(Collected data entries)
_____

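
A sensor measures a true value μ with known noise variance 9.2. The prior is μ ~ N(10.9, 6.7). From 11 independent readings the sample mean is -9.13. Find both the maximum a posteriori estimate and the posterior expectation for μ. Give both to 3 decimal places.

Posterior for μ is Normal. Precision-weighted mean: (1/6.7·10.9 + 11/9.2·-9.13) / (1/6.7 + 11/9.2) = -6.907.
A Normal posterior is symmetric, so mode = mean.

MAP = -6.907; posterior mean = -6.907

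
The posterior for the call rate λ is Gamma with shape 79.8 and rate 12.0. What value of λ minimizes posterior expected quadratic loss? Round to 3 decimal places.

6.650

Mode = (α−1)/β = 78.8/12.0 = 6.567.
Mean = α/β = 79.8/12.0 = 6.650.
Quadratic loss ⇒ the optimal estimator is the posterior mean.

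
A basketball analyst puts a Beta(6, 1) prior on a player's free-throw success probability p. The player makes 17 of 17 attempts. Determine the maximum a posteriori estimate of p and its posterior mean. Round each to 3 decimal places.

MAP = 1.000, posterior mean = 0.958

Posterior: Beta(6+17, 1+0) = Beta(23, 1).
Since β = 1 ≤ 1 and α > 1, the Beta density is monotone increasing on [0,1]; the mode is at 1.
Mean = 23/(23+1) = 0.958.
The mean is pulled below the mode by the posterior's left skew.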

_____

Once you have read the entries, write them all out again exactly.

Answer to the problem:
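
A sensor measures a true value μ with known noise variance 9.2. The prior is μ ~ N(10.9, 6.7). From 11 independent readings the sample mean is -9.13. Find both the maximum a posteriori estimate and the posterior expectation for μ. Give both to 3 decimal places.

Posterior for μ is Normal. Precision-weighted mean: (1/6.7·10.9 + 11/9.2·-9.13) / (1/6.7 + 11/9.2) = -6.907.
A Normal posterior is symmetric, so mode = mean.

MAP = -6.907; posterior mean = -6.907

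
The posterior for the call rate λ is Gamma with shape 79.8 and rate 12.0. What value of λ minimizes posterior expected quadratic loss? Round to 3 decimal places.

6.650

Mode = (α−1)/β = 78.8/12.0 = 6.567.
Mean = α/β = 79.8/12.0 = 6.650.
Quadratic loss ⇒ the optimal estimator is the posterior mean.

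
A basketball analyst puts a Beta(6, 1) prior on a player's free-throw success probability p. The player makes 17 of 17 attempts. Determine the maximum a posteriori estimate of p and its posterior mean. Round each to 3 decimal places.

MAP = 1.000, posterior mean = 0.958

Posterior: Beta(6+17, 1+0) = Beta(23, 1).
Since β = 1 ≤ 1 and α > 1, the Beta density is monotone increasing on [0,1]; the mode is at 1.
Mean = 23/(23+1) = 0.958.
The mean is pulled below the mode by the posterior's left skew.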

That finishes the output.